Records excerpted from a collection
━━━━━━━━━━━━━━━━━━━━

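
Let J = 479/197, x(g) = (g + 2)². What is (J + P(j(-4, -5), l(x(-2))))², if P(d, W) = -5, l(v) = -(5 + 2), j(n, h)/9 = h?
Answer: 256036/38809 ≈ 6.5973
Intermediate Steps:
j(n, h) = 9*h
x(g) = (2 + g)²
l(v) = -7 (l(v) = -1*7 = -7)
J = 479/197 (J = 479*(1/197) = 479/197 ≈ 2.4315)
(J + P(j(-4, -5), l(x(-2))))² = (479/197 - 5)² = (-506/197)² = 256036/38809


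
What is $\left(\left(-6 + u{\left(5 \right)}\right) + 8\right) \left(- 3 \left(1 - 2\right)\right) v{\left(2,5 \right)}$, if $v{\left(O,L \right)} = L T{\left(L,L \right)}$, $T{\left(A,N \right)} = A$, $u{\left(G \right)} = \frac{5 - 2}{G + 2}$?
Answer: $\frac{1275}{7} \approx 182.14$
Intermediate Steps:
$u{\left(G \right)} = \frac{3}{2 + G}$
$v{\left(O,L \right)} = L^{2}$ ($v{\left(O,L \right)} = L L = L^{2}$)
$\left(\left(-6 + u{\left(5 \right)}\right) + 8\right) \left(- 3 \left(1 - 2\right)\right) v{\left(2,5 \right)} = \left(\left(-6 + \frac{3}{2 + 5}\right) + 8\right) \left(- 3 \left(1 - 2\right)\right) 5^{2} = \left(\left(-6 + \frac{3}{7}\right) + 8\right) \left(\left(-3\right) \left(-1\right)\right) 25 = \left(\left(-6 + 3 \cdot \frac{1}{7}\right) + 8\right) 3 \cdot 25 = \left(\left(-6 + \frac{3}{7}\right) + 8\right) 3 \cdot 25 = \left(- \frac{39}{7} + 8\right) 3 \cdot 25 = \frac{17}{7} \cdot 3 \cdot 25 = \frac{51}{7} \cdot 25 = \frac{1275}{7}$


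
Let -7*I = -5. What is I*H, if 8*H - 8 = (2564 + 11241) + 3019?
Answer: 10520/7 ≈ 1502.9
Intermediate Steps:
I = 5/7 (I = -⅐*(-5) = 5/7 ≈ 0.71429)
H = 2104 (H = 1 + ((2564 + 11241) + 3019)/8 = 1 + (13805 + 3019)/8 = 1 + (⅛)*16824 = 1 + 2103 = 2104)
I*H = (5/7)*2104 = 10520/7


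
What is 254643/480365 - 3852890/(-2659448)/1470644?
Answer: 497968202499887033/939378074660003440 ≈ 0.53010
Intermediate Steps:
254643/480365 - 3852890/(-2659448)/1470644 = 254643*(1/480365) - 3852890*(-1/2659448)*(1/1470644) = 254643/480365 + (1926445/1329724)*(1/1470644) = 254643/480365 + 1926445/1955550622256 = 497968202499887033/939378074660003440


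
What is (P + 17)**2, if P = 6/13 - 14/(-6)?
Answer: 595984/1521 ≈ 391.84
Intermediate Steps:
P = 109/39 (P = 6*(1/13) - 14*(-1/6) = 6/13 + 7/3 = 109/39 ≈ 2.7949)
(P + 17)**2 = (109/39 + 17)**2 = (772/39)**2 = 595984/1521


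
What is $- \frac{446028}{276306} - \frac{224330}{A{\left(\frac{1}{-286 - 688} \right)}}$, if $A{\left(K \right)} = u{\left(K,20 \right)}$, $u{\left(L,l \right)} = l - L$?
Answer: $- \frac{10063472866998}{897119531} \approx -11218.0$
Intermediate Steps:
$A{\left(K \right)} = 20 - K$
$- \frac{446028}{276306} - \frac{224330}{A{\left(\frac{1}{-286 - 688} \right)}} = - \frac{446028}{276306} - \frac{224330}{20 - \frac{1}{-286 - 688}} = \left(-446028\right) \frac{1}{276306} - \frac{224330}{20 - \frac{1}{-974}} = - \frac{74338}{46051} - \frac{224330}{20 - - \frac{1}{974}} = - \frac{74338}{46051} - \frac{224330}{20 + \frac{1}{974}} = - \frac{74338}{46051} - \frac{224330}{\frac{19481}{974}} = - \frac{74338}{46051} - \frac{218497420}{19481} = - \frac{10063472866998}{897119531}$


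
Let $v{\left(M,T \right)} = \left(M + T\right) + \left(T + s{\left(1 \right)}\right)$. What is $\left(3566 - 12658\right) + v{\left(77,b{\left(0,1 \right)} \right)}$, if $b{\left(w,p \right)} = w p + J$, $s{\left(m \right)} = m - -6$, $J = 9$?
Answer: $-8990$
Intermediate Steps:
$s{\left(m \right)} = 6 + m$ ($s{\left(m \right)} = m + 6 = 6 + m$)
$b{\left(w,p \right)} = 9 + p w$ ($b{\left(w,p \right)} = w p + 9 = p w + 9 = 9 + p w$)
$v{\left(M,T \right)} = 7 + M + 2 T$ ($v{\left(M,T \right)} = \left(M + T\right) + \left(T + \left(6 + 1\right)\right) = \left(M + T\right) + \left(T + 7\right) = \left(M + T\right) + \left(7 + T\right) = 7 + M + 2 T$)
$\left(3566 - 12658\right) + v{\left(77,b{\left(0,1 \right)} \right)} = \left(3566 - 12658\right) + \left(7 + 77 + 2 \left(9 + 1 \cdot 0\right)\right) = -9092 + \left(7 + 77 + 2 \left(9 + 0\right)\right) = -9092 + \left(7 + 77 + 2 \cdot 9\right) = -9092 + \left(7 + 77 + 18\right) = -9092 + 102 = -8990$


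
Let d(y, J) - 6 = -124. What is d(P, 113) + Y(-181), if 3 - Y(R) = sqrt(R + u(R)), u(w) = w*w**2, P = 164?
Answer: -115 - I*sqrt(5929922) ≈ -115.0 - 2435.1*I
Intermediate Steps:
d(y, J) = -118 (d(y, J) = 6 - 124 = -118)
u(w) = w**3
Y(R) = 3 - sqrt(R + R**3)
d(P, 113) + Y(-181) = -118 + (3 - sqrt(-181 + (-181)**3)) = -118 + (3 - sqrt(-181 - 5929741)) = -118 + (3 - sqrt(-5929922)) = -118 + (3 - I*sqrt(5929922)) = -115 - I*sqrt(5929922)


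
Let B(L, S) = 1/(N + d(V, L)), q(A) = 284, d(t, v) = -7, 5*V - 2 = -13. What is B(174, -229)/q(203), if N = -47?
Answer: -1/15336 ≈ -6.5206e-5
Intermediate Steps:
V = -11/5 (V = ⅖ + (⅕)*(-13) = ⅖ - 13/5 = -11/5 ≈ -2.2000)
B(L, S) = -1/54 (B(L, S) = 1/(-47 - 7) = 1/(-54) = -1/54)
B(174, -229)/q(203) = -1/54/284 = -1/54*1/284 = -1/15336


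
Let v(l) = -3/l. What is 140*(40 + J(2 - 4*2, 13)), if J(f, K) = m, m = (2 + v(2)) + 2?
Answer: 5950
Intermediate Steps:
m = 5/2 (m = (2 - 3/2) + 2 = ½ + 2 = 5/2 ≈ 2.5000)
J(f, K) = 5/2
140*(40 + J(2 - 4*2, 13)) = 140*(40 + 5/2) = 140*(85/2) = 5950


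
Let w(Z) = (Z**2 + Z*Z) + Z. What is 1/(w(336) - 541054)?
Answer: -1/314926 ≈ -3.1753e-6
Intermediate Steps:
w(Z) = Z + 2*Z**2 (w(Z) = (Z**2 + Z**2) + Z = 2*Z**2 + Z = Z + 2*Z**2)
1/(w(336) - 541054) = 1/(336*(1 + 2*336) - 541054) = 1/(336*(1 + 672) - 541054) = 1/(336*673 - 541054) = 1/(226128 - 541054) = 1/(-314926) = -1/314926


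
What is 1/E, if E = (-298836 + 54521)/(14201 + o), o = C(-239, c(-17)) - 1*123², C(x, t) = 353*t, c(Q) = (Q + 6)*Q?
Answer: -65083/244315 ≈ -0.26639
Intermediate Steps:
c(Q) = Q*(6 + Q) (c(Q) = (6 + Q)*Q = Q*(6 + Q))
o = 50882 (o = 353*(-17*(6 - 17)) - 1*123² = 353*(-17*(-11)) - 1*15129 = 353*187 - 15129 = 66011 - 15129 = 50882)
E = -244315/65083 (E = (-298836 + 54521)/(14201 + 50882) = -244315/65083 ≈ -3.7539)
1/E = 1/(-244315/65083) = -65083/244315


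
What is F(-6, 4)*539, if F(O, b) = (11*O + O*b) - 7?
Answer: -52283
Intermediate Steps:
F(O, b) = -7 + 11*O + O*b
F(-6, 4)*539 = (-7 + 11*(-6) - 6*4)*539 = (-7 - 66 - 24)*539 = -97*539 = -52283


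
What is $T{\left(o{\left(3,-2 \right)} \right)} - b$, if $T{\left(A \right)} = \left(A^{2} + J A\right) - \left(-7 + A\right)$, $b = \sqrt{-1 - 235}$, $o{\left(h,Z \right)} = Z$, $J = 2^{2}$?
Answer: $5 - 2 i \sqrt{59} \approx 5.0 - 15.362 i$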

━━━━━━━━━━━━━━━━━━━━

Task details> The lines above from the one with "Answer: 10520/7 ≈ 1502.9" through the one with "Answer: 595984/1521 ≈ 391.84" are to be duplicated exactly, ends included, with nothing added.

Exercise answer>
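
Answer: 10520/7 ≈ 1502.9
Intermediate Steps:
I = 5/7 (I = -⅐*(-5) = 5/7 ≈ 0.71429)
H = 2104 (H = 1 + ((2564 + 11241) + 3019)/8 = 1 + (13805 + 3019)/8 = 1 + (⅛)*16824 = 1 + 2103 = 2104)
I*H = (5/7)*2104 = 10520/7


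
What is 254643/480365 - 3852890/(-2659448)/1470644?
Answer: 497968202499887033/939378074660003440 ≈ 0.53010
Intermediate Steps:
254643/480365 - 3852890/(-2659448)/1470644 = 254643*(1/480365) - 3852890*(-1/2659448)*(1/1470644) = 254643/480365 + (1926445/1329724)*(1/1470644) = 254643/480365 + 1926445/1955550622256 = 497968202499887033/939378074660003440


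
What is (P + 17)**2, if P = 6/13 - 14/(-6)?
Answer: 595984/1521 ≈ 391.84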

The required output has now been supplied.